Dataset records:
-=-=-=-=-

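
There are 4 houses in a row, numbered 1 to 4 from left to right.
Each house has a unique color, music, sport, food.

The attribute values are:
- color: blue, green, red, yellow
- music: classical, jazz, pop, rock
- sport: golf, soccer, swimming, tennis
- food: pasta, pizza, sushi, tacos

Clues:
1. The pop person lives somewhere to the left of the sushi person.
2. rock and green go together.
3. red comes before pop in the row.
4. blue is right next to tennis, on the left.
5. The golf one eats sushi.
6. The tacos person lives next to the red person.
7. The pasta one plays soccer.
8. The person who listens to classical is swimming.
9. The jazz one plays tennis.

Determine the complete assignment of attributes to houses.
Solution:

House | Color | Music | Sport | Food
------------------------------------
  1   | blue | classical | swimming | tacos
  2   | red | jazz | tennis | pizza
  3   | yellow | pop | soccer | pasta
  4   | green | rock | golf | sushi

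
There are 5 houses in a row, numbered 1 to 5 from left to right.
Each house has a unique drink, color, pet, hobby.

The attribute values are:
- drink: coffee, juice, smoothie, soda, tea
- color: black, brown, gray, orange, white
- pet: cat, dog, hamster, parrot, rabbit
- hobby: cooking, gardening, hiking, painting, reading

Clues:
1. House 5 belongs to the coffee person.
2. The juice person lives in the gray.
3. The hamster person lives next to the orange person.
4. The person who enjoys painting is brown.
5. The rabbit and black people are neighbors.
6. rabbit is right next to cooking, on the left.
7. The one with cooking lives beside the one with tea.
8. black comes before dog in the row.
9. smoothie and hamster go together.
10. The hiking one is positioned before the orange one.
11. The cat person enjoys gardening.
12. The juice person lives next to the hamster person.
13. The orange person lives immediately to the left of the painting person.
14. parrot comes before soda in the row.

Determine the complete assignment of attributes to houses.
Solution:

House | Drink | Color | Pet | Hobby
-----------------------------------
  1   | juice | gray | rabbit | hiking
  2   | smoothie | black | hamster | cooking
  3   | tea | orange | parrot | reading
  4   | soda | brown | dog | painting
  5   | coffee | white | cat | gardening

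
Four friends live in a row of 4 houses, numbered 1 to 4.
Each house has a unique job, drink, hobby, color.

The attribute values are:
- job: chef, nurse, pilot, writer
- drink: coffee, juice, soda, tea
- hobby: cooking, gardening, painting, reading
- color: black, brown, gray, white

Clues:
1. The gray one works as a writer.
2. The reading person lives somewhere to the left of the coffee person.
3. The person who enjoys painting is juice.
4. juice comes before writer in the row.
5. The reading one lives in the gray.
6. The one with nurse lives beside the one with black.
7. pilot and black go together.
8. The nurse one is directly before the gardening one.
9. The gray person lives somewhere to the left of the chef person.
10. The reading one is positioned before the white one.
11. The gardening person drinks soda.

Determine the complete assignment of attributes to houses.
Solution:

House | Job | Drink | Hobby | Color
-----------------------------------
  1   | nurse | juice | painting | brown
  2   | pilot | soda | gardening | black
  3   | writer | tea | reading | gray
  4   | chef | coffee | cooking | white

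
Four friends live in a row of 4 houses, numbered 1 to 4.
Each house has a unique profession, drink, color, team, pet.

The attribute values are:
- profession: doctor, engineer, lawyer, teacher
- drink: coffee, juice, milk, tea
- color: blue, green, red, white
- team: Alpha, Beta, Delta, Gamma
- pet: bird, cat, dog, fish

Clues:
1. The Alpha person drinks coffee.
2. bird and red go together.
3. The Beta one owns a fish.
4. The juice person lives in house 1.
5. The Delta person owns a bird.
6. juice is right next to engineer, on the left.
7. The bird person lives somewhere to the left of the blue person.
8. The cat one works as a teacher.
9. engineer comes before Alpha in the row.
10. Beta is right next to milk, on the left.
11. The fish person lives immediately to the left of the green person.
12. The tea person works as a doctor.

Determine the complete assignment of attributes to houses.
Solution:

House | Profession | Drink | Color | Team | Pet
-----------------------------------------------
  1   | lawyer | juice | white | Beta | fish
  2   | engineer | milk | green | Gamma | dog
  3   | doctor | tea | red | Delta | bird
  4   | teacher | coffee | blue | Alpha | cat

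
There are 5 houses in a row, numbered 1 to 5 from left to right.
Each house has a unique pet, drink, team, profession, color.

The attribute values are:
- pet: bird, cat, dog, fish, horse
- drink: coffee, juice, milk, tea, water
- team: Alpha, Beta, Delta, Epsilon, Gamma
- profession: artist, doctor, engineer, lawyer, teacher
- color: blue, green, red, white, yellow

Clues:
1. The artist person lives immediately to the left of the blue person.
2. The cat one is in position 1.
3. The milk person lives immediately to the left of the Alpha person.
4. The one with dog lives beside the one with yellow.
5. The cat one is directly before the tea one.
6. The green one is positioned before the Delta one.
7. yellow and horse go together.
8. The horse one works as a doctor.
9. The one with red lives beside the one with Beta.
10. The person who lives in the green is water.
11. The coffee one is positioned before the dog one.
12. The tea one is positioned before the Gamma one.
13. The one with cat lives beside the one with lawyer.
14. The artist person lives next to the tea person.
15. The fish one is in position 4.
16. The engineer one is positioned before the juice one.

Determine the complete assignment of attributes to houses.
Solution:

House | Pet | Drink | Team | Profession | Color
-----------------------------------------------
  1   | cat | coffee | Epsilon | artist | red
  2   | dog | tea | Beta | lawyer | blue
  3   | horse | milk | Gamma | doctor | yellow
  4   | fish | water | Alpha | engineer | green
  5   | bird | juice | Delta | teacher | white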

-=-=-=-=-

- **Problem requirements**
Determine how many lines in the entries hold the string "enjoys". Write only the number.

- **Answer box**
3